(Beginning of MATERIAL PROVIDED)
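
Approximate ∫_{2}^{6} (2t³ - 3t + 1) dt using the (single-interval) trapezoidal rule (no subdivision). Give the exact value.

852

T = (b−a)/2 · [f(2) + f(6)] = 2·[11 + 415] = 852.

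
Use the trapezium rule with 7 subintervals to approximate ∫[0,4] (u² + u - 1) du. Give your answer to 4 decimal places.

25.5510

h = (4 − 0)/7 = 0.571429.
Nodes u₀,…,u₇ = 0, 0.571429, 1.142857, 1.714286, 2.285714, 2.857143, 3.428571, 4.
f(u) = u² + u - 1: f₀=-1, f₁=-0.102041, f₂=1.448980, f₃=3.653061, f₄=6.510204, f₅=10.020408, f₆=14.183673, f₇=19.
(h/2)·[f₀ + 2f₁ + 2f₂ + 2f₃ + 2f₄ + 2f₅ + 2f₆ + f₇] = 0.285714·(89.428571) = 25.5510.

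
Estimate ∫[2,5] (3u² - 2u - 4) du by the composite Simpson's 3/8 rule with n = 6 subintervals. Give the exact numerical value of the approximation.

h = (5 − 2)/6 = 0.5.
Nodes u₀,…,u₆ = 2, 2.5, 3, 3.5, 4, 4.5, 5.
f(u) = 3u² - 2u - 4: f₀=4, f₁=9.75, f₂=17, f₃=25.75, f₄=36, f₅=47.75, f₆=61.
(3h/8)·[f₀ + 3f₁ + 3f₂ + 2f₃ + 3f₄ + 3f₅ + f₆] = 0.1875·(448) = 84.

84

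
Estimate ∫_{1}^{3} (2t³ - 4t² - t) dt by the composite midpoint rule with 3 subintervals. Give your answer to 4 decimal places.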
(End of MATERIAL PROVIDED)
[THE PROBLEM] Write the data out again in full and exactly.

[ANSWER BELOW]
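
Approximate ∫_{2}^{6} (2t³ - 3t + 1) dt using the (single-interval) trapezoidal rule (no subdivision). Give the exact value.

852

T = (b−a)/2 · [f(2) + f(6)] = 2·[11 + 415] = 852.

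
Use the trapezium rule with 7 subintervals to approximate ∫[0,4] (u² + u - 1) du. Give your answer to 4 decimal places.

25.5510

h = (4 − 0)/7 = 0.571429.
Nodes u₀,…,u₇ = 0, 0.571429, 1.142857, 1.714286, 2.285714, 2.857143, 3.428571, 4.
f(u) = u² + u - 1: f₀=-1, f₁=-0.102041, f₂=1.448980, f₃=3.653061, f₄=6.510204, f₅=10.020408, f₆=14.183673, f₇=19.
(h/2)·[f₀ + 2f₁ + 2f₂ + 2f₃ + 2f₄ + 2f₅ + 2f₆ + f₇] = 0.285714·(89.428571) = 25.5510.

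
Estimate ∫[2,5] (3u² - 2u - 4) du by the composite Simpson's 3/8 rule with n = 6 subintervals. Give the exact numerical value of the approximation.

h = (5 − 2)/6 = 0.5.
Nodes u₀,…,u₆ = 2, 2.5, 3, 3.5, 4, 4.5, 5.
f(u) = 3u² - 2u - 4: f₀=4, f₁=9.75, f₂=17, f₃=25.75, f₄=36, f₅=47.75, f₆=61.
(3h/8)·[f₀ + 3f₁ + 3f₂ + 2f₃ + 3f₄ + 3f₅ + f₆] = 0.1875·(448) = 84.

84

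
Estimate ∫_{1}^{3} (2t³ - 4t² - t) dt by the composite midpoint rule with 3 subintervals. Give your answer to 4 decimal places.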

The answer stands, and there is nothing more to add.